Each record must appear in the answer exactly as given.

Saved entries
--------

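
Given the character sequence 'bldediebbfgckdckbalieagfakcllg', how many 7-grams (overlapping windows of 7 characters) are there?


String 'bldediebbfgckdckbalieagfakcllg' has length L = 30.
Number of overlapping n-grams = L - n + 1
Substituting: 30 - 7 + 1 = 24

24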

--------

Answer section -
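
Given the character sequence 'bldediebbfgckdckbalieagfakcllg', how many 7-grams (overlapping windows of 7 characters) are there?


String 'bldediebbfgckdckbalieagfakcllg' has length L = 30.
Number of overlapping n-grams = L - n + 1
Substituting: 30 - 7 + 1 = 24

24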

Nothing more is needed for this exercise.